[RECORD EXCERPTS]
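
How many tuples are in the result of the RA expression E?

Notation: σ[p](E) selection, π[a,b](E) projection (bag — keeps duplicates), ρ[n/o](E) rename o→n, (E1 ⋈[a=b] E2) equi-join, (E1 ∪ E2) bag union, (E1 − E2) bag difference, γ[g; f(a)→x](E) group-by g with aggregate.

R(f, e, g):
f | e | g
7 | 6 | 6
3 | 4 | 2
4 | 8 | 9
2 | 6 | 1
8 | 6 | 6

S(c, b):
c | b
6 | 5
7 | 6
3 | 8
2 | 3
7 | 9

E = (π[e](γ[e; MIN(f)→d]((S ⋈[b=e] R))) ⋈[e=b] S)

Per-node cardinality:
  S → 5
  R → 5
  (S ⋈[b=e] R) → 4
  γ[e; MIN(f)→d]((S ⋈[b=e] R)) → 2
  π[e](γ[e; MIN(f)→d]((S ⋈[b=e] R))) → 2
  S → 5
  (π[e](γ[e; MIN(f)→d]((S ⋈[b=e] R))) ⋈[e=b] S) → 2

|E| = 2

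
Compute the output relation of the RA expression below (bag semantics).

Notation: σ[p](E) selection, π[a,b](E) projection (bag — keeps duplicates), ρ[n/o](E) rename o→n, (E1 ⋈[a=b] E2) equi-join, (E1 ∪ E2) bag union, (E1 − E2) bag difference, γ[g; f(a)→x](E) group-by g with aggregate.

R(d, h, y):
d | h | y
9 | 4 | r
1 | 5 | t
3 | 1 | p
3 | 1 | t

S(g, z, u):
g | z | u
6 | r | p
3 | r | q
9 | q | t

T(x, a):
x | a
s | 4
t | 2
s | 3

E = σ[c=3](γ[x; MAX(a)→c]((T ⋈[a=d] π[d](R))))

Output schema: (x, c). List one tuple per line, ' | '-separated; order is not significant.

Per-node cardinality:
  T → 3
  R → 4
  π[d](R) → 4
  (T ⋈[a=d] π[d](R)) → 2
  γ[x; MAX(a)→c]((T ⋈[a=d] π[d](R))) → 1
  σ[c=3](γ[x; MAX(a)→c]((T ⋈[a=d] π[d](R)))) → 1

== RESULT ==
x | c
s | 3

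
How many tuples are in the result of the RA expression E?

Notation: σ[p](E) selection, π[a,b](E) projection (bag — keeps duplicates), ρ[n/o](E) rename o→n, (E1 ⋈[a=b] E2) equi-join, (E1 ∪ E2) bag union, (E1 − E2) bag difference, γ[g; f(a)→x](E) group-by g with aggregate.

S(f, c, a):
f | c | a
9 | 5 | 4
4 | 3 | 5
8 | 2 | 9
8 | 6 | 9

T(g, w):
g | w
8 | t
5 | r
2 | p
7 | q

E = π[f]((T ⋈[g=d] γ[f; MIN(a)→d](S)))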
[/RECORD EXCERPTS]
### WHAT TO PRODUCE
Please output the records shown above, with every character intact.

### WRITTEN RESPONSE
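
How many tuples are in the result of the RA expression E?

Notation: σ[p](E) selection, π[a,b](E) projection (bag — keeps duplicates), ρ[n/o](E) rename o→n, (E1 ⋈[a=b] E2) equi-join, (E1 ∪ E2) bag union, (E1 − E2) bag difference, γ[g; f(a)→x](E) group-by g with aggregate.

R(f, e, g):
f | e | g
7 | 6 | 6
3 | 4 | 2
4 | 8 | 9
2 | 6 | 1
8 | 6 | 6

S(c, b):
c | b
6 | 5
7 | 6
3 | 8
2 | 3
7 | 9

E = (π[e](γ[e; MIN(f)→d]((S ⋈[b=e] R))) ⋈[e=b] S)

Per-node cardinality:
  S → 5
  R → 5
  (S ⋈[b=e] R) → 4
  γ[e; MIN(f)→d]((S ⋈[b=e] R)) → 2
  π[e](γ[e; MIN(f)→d]((S ⋈[b=e] R))) → 2
  S → 5
  (π[e](γ[e; MIN(f)→d]((S ⋈[b=e] R))) ⋈[e=b] S) → 2

|E| = 2

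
Compute the output relation of the RA expression below (bag semantics).

Notation: σ[p](E) selection, π[a,b](E) projection (bag — keeps duplicates), ρ[n/o](E) rename o→n, (E1 ⋈[a=b] E2) equi-join, (E1 ∪ E2) bag union, (E1 − E2) bag difference, γ[g; f(a)→x](E) group-by g with aggregate.

R(d, h, y):
d | h | y
9 | 4 | r
1 | 5 | t
3 | 1 | p
3 | 1 | t

S(g, z, u):
g | z | u
6 | r | p
3 | r | q
9 | q | t

T(x, a):
x | a
s | 4
t | 2
s | 3

E = σ[c=3](γ[x; MAX(a)→c]((T ⋈[a=d] π[d](R))))

Output schema: (x, c). List one tuple per line, ' | '-separated; order is not significant.

Per-node cardinality:
  T → 3
  R → 4
  π[d](R) → 4
  (T ⋈[a=d] π[d](R)) → 2
  γ[x; MAX(a)→c]((T ⋈[a=d] π[d](R))) → 1
  σ[c=3](γ[x; MAX(a)→c]((T ⋈[a=d] π[d](R)))) → 1

== RESULT ==
x | c
s | 3

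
How many tuples are in the result of the RA expression E?

Notation: σ[p](E) selection, π[a,b](E) projection (bag — keeps duplicates), ρ[n/o](E) rename o→n, (E1 ⋈[a=b] E2) equi-join, (E1 ∪ E2) bag union, (E1 − E2) bag difference, γ[g; f(a)→x](E) group-by g with aggregate.

S(f, c, a):
f | c | a
9 | 5 | 4
4 | 3 | 5
8 | 2 | 9
8 | 6 | 9

T(g, w):
g | w
8 | t
5 | r
2 | p
7 | q

E = π[f]((T ⋈[g=d] γ[f; MIN(a)→d](S)))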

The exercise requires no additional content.